## Exercise details
Among the records below, find the lines that contain "clear" and copy each of them.

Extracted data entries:
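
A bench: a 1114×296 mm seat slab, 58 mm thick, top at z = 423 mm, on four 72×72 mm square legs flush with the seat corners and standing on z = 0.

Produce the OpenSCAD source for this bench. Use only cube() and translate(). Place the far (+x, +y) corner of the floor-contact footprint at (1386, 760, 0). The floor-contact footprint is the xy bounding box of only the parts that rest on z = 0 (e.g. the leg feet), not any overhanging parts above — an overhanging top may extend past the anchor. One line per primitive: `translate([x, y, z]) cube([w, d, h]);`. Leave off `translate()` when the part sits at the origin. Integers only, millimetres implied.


translate([272, 464, 365]) cube([1114, 296, 58]);
translate([272, 464, 0]) cube([72, 72, 365]);
translate([272, 688, 0]) cube([72, 72, 365]);
translate([1314, 464, 0]) cube([72, 72, 365]);
translate([1314, 688, 0]) cube([72, 72, 365]);


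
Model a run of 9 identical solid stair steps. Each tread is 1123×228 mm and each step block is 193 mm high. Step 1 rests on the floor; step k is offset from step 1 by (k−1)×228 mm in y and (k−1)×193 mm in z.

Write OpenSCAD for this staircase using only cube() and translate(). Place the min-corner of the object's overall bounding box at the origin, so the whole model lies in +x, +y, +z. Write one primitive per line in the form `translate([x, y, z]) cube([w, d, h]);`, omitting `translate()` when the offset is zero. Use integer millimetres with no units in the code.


cube([1123, 228, 193]);
translate([0, 228, 193]) cube([1123, 228, 193]);
translate([0, 456, 386]) cube([1123, 228, 193]);
translate([0, 684, 579]) cube([1123, 228, 193]);
translate([0, 912, 772]) cube([1123, 228, 193]);
translate([0, 1140, 965]) cube([1123, 228, 193]);
translate([0, 1368, 1158]) cube([1123, 228, 193]);
translate([0, 1596, 1351]) cube([1123, 228, 193]);
translate([0, 1824, 1544]) cube([1123, 228, 193]);


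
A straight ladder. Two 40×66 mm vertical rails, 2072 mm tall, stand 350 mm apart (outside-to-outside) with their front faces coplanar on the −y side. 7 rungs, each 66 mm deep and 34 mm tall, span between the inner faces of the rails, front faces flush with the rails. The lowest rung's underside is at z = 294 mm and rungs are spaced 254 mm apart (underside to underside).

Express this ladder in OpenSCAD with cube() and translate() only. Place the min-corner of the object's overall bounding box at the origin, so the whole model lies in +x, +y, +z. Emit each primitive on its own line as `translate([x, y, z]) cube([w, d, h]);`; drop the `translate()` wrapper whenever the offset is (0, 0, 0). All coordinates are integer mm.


// rung span = 350 - 2*40 = 270
// rung[k] z = 294 + k*254
cube([40, 66, 2072]);
translate([310, 0, 0]) cube([40, 66, 2072]);
translate([40, 0, 294]) cube([270, 66, 34]);
translate([40, 0, 548]) cube([270, 66, 34]);
translate([40, 0, 802]) cube([270, 66, 34]);
translate([40, 0, 1056]) cube([270, 66, 34]);
translate([40, 0, 1310]) cube([270, 66, 34]);
translate([40, 0, 1564]) cube([270, 66, 34]);
translate([40, 0, 1818]) cube([270, 66, 34]);


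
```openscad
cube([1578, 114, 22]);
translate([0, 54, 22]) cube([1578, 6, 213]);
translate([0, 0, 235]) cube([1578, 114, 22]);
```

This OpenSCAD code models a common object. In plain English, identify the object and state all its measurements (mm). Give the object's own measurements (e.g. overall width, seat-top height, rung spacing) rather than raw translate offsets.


An I-beam lying along x, 1578 mm long. Overall section height 257 mm. Two flanges 114 mm wide (y) and 22 mm thick, one on the floor and one at the top; a web 6 mm thick runs between them, centred on the flange width.


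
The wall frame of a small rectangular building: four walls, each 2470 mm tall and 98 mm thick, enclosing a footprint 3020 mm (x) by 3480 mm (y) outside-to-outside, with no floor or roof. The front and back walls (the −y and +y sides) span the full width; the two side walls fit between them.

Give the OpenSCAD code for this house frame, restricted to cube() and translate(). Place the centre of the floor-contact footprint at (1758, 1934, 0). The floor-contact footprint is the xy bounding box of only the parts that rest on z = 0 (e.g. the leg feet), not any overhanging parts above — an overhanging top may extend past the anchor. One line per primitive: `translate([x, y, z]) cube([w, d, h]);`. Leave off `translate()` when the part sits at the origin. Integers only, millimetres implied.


translate([248, 194, 0]) cube([3020, 98, 2470]);
translate([248, 3576, 0]) cube([3020, 98, 2470]);
translate([248, 292, 0]) cube([98, 3284, 2470]);
translate([3170, 292, 0]) cube([98, 3284, 2470]);


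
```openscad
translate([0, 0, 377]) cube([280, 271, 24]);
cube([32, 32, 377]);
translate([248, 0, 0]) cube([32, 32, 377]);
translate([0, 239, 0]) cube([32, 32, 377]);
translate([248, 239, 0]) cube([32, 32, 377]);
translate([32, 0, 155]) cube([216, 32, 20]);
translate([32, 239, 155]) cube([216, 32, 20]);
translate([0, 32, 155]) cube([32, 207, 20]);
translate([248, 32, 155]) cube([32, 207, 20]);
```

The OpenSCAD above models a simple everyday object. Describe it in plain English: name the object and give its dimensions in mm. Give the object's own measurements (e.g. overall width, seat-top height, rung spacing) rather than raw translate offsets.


A simple wooden stool: a rectangular seat 280 mm (x) by 271 mm (y), 24 mm thick, top face at z = 401 mm, on four square legs, each 32×32 mm in cross-section. The legs rest on z = 0, each flush with a corner of the seat. Four stretchers, 32 mm wide and 20 mm tall, connect adjacent legs with their undersides at z = 155 mm, each running between the inner faces of the legs it joins and aligned with the legs' outer faces on the other axis.


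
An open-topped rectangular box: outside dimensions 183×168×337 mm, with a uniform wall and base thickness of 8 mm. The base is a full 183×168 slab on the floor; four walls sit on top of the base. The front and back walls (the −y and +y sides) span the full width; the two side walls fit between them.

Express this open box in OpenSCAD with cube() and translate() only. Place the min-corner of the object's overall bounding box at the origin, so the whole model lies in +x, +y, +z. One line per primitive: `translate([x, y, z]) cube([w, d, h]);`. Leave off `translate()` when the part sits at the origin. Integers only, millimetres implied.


cube([183, 168, 8]);
translate([0, 0, 8]) cube([183, 8, 329]);
translate([0, 160, 8]) cube([183, 8, 329]);
translate([0, 8, 8]) cube([8, 152, 329]);
translate([175, 8, 8]) cube([8, 152, 329]);


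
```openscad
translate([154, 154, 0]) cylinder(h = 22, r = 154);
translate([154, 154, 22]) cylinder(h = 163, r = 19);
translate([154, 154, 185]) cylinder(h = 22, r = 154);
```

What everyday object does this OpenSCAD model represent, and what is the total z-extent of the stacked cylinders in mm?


A spool. The overall height is 207 mm.

Three coaxial cylinders, large–small–large — a spool. Two 22 mm flanges and a 163 mm core give 22 + 163 + 22 = 207 mm.


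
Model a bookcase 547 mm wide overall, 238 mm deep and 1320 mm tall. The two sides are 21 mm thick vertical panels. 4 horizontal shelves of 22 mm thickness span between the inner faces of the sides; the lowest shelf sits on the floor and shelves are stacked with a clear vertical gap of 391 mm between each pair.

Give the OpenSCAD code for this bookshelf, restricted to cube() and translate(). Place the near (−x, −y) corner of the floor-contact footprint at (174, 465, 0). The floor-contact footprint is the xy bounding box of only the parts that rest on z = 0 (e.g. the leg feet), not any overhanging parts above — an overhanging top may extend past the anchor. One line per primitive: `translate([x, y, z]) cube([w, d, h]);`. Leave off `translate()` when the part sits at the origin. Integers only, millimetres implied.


translate([174, 465, 0]) cube([21, 238, 1320]);
translate([700, 465, 0]) cube([21, 238, 1320]);
translate([195, 465, 0]) cube([505, 238, 22]);
translate([195, 465, 413]) cube([505, 238, 22]);
translate([195, 465, 826]) cube([505, 238, 22]);
translate([195, 465, 1239]) cube([505, 238, 22]);


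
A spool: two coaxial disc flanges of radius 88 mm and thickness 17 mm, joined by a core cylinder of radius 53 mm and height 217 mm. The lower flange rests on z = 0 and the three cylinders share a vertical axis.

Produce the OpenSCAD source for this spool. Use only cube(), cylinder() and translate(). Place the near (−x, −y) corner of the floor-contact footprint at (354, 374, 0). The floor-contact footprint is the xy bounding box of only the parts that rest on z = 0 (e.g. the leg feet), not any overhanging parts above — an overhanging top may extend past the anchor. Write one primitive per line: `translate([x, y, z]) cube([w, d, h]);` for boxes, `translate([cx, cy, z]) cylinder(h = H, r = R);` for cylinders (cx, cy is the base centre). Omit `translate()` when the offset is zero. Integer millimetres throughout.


translate([442, 462, 0]) cylinder(h = 17, r = 88);
translate([442, 462, 17]) cylinder(h = 217, r = 53);
translate([442, 462, 234]) cylinder(h = 17, r = 88);


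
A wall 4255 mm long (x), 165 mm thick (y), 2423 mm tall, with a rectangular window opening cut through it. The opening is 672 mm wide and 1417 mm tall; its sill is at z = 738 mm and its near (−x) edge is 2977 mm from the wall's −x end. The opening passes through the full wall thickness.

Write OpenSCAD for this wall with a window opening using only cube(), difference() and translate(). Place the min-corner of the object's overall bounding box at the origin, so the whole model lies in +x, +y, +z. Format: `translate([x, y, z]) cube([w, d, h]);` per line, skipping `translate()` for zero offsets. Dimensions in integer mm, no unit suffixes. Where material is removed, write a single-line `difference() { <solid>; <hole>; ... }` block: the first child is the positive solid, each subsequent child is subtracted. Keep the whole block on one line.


difference() { cube([4255, 165, 2423]); translate([2977, 0, 738]) cube([672, 165, 1417]); }


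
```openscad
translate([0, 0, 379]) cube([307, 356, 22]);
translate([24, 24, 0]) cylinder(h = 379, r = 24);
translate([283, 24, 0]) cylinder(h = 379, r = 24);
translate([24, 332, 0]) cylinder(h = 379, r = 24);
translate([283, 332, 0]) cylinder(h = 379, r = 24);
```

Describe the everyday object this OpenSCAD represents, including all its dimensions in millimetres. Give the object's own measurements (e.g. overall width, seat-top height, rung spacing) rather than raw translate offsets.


A four-legged stool. The seat is a 307×356×22 mm slab whose top surface is at z = 401 mm; four round legs, each 48 mm in diameter, run from the floor (z = 0) to the underside of the seat, each leg's axis is inset half a diameter from the nearest pair of seat edges (so the leg's bounding box is flush with the corner).


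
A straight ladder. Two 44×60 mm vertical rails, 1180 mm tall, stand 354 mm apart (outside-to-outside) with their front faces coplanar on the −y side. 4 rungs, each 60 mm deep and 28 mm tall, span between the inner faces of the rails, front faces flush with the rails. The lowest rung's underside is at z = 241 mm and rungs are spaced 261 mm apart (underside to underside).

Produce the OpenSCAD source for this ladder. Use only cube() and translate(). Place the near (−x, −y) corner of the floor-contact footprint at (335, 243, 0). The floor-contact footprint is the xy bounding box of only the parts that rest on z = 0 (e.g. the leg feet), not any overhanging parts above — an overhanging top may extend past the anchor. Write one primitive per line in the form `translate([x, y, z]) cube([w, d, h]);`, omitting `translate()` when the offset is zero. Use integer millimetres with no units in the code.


// rung span = 354 - 2*44 = 266
// rung[k] z = 241 + k*261
translate([335, 243, 0]) cube([44, 60, 1180]);
translate([645, 243, 0]) cube([44, 60, 1180]);
translate([379, 243, 241]) cube([266, 60, 28]);
translate([379, 243, 502]) cube([266, 60, 28]);
translate([379, 243, 763]) cube([266, 60, 28]);
translate([379, 243, 1024]) cube([266, 60, 28]);


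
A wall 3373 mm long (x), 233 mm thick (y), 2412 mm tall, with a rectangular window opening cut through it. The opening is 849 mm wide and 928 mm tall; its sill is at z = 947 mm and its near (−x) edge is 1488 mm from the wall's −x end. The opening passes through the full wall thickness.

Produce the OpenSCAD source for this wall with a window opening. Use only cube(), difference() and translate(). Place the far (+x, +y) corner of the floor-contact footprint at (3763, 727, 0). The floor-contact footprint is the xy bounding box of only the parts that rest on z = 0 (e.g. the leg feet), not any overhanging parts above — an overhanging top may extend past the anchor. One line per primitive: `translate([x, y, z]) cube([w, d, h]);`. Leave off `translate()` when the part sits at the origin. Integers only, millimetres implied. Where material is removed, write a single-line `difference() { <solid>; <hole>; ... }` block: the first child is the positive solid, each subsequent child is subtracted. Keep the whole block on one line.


difference() { translate([390, 494, 0]) cube([3373, 233, 2412]); translate([1878, 494, 947]) cube([849, 233, 928]); }


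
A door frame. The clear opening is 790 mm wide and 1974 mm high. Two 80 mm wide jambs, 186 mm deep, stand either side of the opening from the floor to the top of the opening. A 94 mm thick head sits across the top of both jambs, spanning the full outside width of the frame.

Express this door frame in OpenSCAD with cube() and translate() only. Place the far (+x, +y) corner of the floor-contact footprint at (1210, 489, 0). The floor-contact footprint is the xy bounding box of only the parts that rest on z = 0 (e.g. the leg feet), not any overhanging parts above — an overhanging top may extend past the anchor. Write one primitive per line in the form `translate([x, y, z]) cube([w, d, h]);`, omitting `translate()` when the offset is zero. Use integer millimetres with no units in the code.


translate([260, 303, 0]) cube([80, 186, 1974]);
translate([1130, 303, 0]) cube([80, 186, 1974]);
translate([260, 303, 1974]) cube([950, 186, 94]);


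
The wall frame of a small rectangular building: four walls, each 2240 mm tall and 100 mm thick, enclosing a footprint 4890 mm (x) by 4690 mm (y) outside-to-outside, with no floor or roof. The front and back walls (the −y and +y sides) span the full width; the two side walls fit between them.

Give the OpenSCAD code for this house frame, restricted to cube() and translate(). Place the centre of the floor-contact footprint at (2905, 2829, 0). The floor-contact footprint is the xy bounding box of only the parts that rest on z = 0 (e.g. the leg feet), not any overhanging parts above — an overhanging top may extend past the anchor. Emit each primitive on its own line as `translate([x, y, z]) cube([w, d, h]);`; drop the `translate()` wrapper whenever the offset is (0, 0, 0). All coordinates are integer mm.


translate([460, 484, 0]) cube([4890, 100, 2240]);
translate([460, 5074, 0]) cube([4890, 100, 2240]);
translate([460, 584, 0]) cube([100, 4490, 2240]);
translate([5250, 584, 0]) cube([100, 4490, 2240]);


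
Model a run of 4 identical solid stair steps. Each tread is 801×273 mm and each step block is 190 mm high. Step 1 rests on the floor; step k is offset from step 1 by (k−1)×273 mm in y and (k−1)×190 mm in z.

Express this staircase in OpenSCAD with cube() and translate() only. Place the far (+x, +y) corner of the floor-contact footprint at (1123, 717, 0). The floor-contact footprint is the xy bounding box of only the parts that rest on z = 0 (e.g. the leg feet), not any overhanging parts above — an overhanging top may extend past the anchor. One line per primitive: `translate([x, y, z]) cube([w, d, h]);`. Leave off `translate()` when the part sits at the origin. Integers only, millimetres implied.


translate([322, 444, 0]) cube([801, 273, 190]);
translate([322, 717, 190]) cube([801, 273, 190]);
translate([322, 990, 380]) cube([801, 273, 190]);
translate([322, 1263, 570]) cube([801, 273, 190]);


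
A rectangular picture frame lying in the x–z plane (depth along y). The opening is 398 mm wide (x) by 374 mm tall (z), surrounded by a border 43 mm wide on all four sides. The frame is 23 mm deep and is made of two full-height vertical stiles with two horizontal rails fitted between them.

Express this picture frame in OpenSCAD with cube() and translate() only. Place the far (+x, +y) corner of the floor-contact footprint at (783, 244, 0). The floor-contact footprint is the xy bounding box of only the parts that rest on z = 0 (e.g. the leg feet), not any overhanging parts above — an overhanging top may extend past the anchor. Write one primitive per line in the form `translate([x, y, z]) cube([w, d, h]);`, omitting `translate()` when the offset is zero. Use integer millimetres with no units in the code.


translate([299, 221, 0]) cube([43, 23, 460]);
translate([740, 221, 0]) cube([43, 23, 460]);
translate([342, 221, 0]) cube([398, 23, 43]);
translate([342, 221, 417]) cube([398, 23, 43]);


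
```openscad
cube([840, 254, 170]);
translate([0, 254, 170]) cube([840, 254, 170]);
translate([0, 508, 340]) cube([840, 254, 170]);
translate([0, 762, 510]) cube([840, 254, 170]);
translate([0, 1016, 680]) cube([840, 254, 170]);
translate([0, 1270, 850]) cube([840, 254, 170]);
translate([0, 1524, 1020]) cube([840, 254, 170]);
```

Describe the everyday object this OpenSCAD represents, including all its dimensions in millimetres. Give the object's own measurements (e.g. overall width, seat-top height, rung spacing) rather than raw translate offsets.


A straight staircase of 7 solid steps. Each step is 840 mm wide (x), 254 mm deep (y, the going) and 170 mm tall (the rise). The first step rests on the floor; each subsequent step sits one going further in +y and one rise higher in +z, directly behind and above the previous step with no overlap.


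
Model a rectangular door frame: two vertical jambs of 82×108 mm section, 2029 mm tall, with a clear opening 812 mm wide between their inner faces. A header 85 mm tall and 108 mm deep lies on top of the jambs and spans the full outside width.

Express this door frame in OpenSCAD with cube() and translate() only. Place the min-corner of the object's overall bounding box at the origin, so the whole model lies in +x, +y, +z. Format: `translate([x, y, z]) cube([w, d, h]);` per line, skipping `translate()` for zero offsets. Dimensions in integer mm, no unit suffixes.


cube([82, 108, 2029]);
translate([894, 0, 0]) cube([82, 108, 2029]);
translate([0, 0, 2029]) cube([976, 108, 85]);


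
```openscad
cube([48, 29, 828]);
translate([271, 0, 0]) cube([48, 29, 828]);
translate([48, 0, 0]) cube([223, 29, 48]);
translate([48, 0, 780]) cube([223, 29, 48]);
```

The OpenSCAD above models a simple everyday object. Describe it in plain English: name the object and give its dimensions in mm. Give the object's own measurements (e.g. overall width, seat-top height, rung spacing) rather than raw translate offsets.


A rectangular picture frame lying in the x–z plane (depth along y). The opening is 223 mm wide (x) by 732 mm tall (z), surrounded by a border 48 mm wide on all four sides. The frame is 29 mm deep and is made of two full-height vertical stiles with two horizontal rails fitted between them.


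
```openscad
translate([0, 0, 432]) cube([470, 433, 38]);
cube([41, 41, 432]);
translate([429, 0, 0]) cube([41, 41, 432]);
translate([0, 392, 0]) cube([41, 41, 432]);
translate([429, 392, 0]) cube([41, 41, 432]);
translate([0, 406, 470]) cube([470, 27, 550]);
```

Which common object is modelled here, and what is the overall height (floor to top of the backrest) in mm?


A chair. The overall height is 1020 mm.

A slab on four corner posts with a tall panel at the back — a chair. The seat slab sits at z = 432 with thickness 38, and the 550 mm backrest starts at the seat top, so the overall height is 432 + 38 + 550 = 1020 mm.


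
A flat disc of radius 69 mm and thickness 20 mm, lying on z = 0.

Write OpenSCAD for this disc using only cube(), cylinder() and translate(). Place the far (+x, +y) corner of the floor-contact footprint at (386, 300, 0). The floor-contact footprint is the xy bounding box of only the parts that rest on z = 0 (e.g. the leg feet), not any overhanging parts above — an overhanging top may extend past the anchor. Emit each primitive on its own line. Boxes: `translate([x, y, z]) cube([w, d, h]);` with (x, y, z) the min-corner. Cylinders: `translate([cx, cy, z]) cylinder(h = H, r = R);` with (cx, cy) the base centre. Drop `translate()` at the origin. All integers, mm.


translate([317, 231, 0]) cylinder(h = 20, r = 69);


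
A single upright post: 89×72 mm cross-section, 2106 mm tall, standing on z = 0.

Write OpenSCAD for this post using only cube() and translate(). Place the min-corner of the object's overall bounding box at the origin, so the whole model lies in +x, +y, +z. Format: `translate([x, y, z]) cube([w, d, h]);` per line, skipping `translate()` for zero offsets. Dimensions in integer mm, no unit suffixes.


cube([89, 72, 2106]);


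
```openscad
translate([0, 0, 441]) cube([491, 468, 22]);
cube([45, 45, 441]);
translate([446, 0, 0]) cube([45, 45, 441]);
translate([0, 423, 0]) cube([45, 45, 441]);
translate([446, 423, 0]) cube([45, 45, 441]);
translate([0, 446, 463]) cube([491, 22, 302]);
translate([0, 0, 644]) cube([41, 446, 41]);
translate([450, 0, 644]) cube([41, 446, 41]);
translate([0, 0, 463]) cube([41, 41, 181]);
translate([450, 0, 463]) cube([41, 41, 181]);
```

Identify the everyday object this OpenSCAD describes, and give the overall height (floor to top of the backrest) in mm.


A chair. The overall height is 765 mm.

A slab on four corner posts with a tall panel at the back — a chair. The seat slab sits at z = 441 with thickness 22, and the 302 mm backrest starts at the seat top, so the overall height is 441 + 22 + 302 = 765 mm.


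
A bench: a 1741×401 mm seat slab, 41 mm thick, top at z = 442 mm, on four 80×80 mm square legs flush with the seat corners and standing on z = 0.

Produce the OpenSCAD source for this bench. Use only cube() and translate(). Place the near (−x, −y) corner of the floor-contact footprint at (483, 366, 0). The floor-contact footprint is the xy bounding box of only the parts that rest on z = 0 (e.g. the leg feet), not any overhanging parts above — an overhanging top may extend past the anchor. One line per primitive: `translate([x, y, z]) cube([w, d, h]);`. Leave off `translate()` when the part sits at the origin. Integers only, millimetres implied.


translate([483, 366, 401]) cube([1741, 401, 41]);
translate([483, 366, 0]) cube([80, 80, 401]);
translate([483, 687, 0]) cube([80, 80, 401]);
translate([2144, 366, 0]) cube([80, 80, 401]);
translate([2144, 687, 0]) cube([80, 80, 401]);


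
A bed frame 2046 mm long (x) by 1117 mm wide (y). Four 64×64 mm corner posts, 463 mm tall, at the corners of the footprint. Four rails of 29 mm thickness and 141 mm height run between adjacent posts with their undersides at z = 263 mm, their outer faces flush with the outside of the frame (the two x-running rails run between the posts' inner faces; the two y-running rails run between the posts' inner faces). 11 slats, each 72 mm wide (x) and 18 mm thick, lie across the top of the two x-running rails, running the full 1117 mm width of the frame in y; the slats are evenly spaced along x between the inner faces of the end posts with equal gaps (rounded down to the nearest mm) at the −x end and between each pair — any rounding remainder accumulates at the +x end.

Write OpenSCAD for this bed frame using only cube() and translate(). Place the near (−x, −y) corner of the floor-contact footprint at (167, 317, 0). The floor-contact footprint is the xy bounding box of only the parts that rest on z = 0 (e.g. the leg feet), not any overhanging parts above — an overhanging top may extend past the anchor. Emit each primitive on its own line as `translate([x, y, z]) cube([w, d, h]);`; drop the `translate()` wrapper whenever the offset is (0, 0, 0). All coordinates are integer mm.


// slat z = rail_z + rail_h = 263 + 141 = 404
// slat gap = ⌊(1918 − 11·72) / 12⌋ = 93
translate([167, 317, 0]) cube([64, 64, 463]);
translate([167, 1370, 0]) cube([64, 64, 463]);
translate([2149, 317, 0]) cube([64, 64, 463]);
translate([2149, 1370, 0]) cube([64, 64, 463]);
translate([231, 317, 263]) cube([1918, 29, 141]);
translate([231, 1405, 263]) cube([1918, 29, 141]);
translate([167, 381, 263]) cube([29, 989, 141]);
translate([2184, 381, 263]) cube([29, 989, 141]);
translate([324, 317, 404]) cube([72, 1117, 18]);
translate([489, 317, 404]) cube([72, 1117, 18]);
translate([654, 317, 404]) cube([72, 1117, 18]);
translate([819, 317, 404]) cube([72, 1117, 18]);
translate([984, 317, 404]) cube([72, 1117, 18]);
translate([1149, 317, 404]) cube([72, 1117, 18]);
translate([1314, 317, 404]) cube([72, 1117, 18]);
translate([1479, 317, 404]) cube([72, 1117, 18]);
translate([1644, 317, 404]) cube([72, 1117, 18]);
translate([1809, 317, 404]) cube([72, 1117, 18]);
translate([1974, 317, 404]) cube([72, 1117, 18]);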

## Problem solution
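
Model a bookcase 547 mm wide overall, 238 mm deep and 1320 mm tall. The two sides are 21 mm thick vertical panels. 4 horizontal shelves of 22 mm thickness span between the inner faces of the sides; the lowest shelf sits on the floor and shelves are stacked with a clear vertical gap of 391 mm between each pair.
A door frame. The clear opening is 790 mm wide and 1974 mm high. Two 80 mm wide jambs, 186 mm deep, stand either side of the opening from the floor to the top of the opening. A 94 mm thick head sits across the top of both jambs, spanning the full outside width of the frame.
Model a rectangular door frame: two vertical jambs of 82×108 mm section, 2029 mm tall, with a clear opening 812 mm wide between their inner faces. A header 85 mm tall and 108 mm deep lies on top of the jambs and spans the full outside width.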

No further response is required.